*EXTRACTED RECORDS*.
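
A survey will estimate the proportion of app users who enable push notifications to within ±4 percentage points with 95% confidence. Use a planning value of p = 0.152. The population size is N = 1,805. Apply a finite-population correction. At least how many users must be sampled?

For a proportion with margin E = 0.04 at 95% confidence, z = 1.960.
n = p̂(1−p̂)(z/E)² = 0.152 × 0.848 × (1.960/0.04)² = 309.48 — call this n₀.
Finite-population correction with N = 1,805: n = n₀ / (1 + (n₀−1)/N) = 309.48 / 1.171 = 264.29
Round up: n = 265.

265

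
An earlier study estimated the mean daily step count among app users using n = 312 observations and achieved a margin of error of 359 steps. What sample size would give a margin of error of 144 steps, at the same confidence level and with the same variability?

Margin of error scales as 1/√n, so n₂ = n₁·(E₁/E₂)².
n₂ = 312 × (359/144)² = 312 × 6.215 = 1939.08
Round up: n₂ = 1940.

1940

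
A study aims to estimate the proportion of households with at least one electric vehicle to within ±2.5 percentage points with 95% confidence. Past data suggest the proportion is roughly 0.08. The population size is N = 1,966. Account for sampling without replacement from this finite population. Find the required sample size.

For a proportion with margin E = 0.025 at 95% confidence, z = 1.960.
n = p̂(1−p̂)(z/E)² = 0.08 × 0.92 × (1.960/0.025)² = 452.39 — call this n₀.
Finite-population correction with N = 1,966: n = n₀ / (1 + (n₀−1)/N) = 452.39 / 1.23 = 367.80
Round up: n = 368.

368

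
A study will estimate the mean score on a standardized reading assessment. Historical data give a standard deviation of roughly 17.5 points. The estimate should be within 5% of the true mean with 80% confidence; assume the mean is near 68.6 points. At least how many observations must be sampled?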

*WHAT THE TASK REQUIRES*. All the lines above should be written out once more, exactly.

*RESPONSE FOR THIS EXERCISE*.
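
A survey will estimate the proportion of app users who enable push notifications to within ±4 percentage points with 95% confidence. Use a planning value of p = 0.152. The population size is N = 1,805. Apply a finite-population correction. At least how many users must be sampled?

For a proportion with margin E = 0.04 at 95% confidence, z = 1.960.
n = p̂(1−p̂)(z/E)² = 0.152 × 0.848 × (1.960/0.04)² = 309.48 — call this n₀.
Finite-population correction with N = 1,805: n = n₀ / (1 + (n₀−1)/N) = 309.48 / 1.171 = 264.29
Round up: n = 265.

265

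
An earlier study estimated the mean daily step count among app users using n = 312 observations and achieved a margin of error of 359 steps. What sample size would give a margin of error of 144 steps, at the same confidence level and with the same variability?

Margin of error scales as 1/√n, so n₂ = n₁·(E₁/E₂)².
n₂ = 312 × (359/144)² = 312 × 6.215 = 1939.08
Round up: n₂ = 1940.

1940

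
A study aims to estimate the proportion of households with at least one electric vehicle to within ±2.5 percentage points with 95% confidence. Past data suggest the proportion is roughly 0.08. The population size is N = 1,966. Account for sampling without replacement from this finite population. Find the required sample size.

For a proportion with margin E = 0.025 at 95% confidence, z = 1.960.
n = p̂(1−p̂)(z/E)² = 0.08 × 0.92 × (1.960/0.025)² = 452.39 — call this n₀.
Finite-population correction with N = 1,966: n = n₀ / (1 + (n₀−1)/N) = 452.39 / 1.23 = 367.80
Round up: n = 368.

368

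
A study will estimate the mean score on a standardized reading assessment. Historical data give a standard deviation of roughly 17.5 points. The estimate should be within 5% of the true mean with 80% confidence; assume the mean is near 68.6 points. At least how many observations must be sampled?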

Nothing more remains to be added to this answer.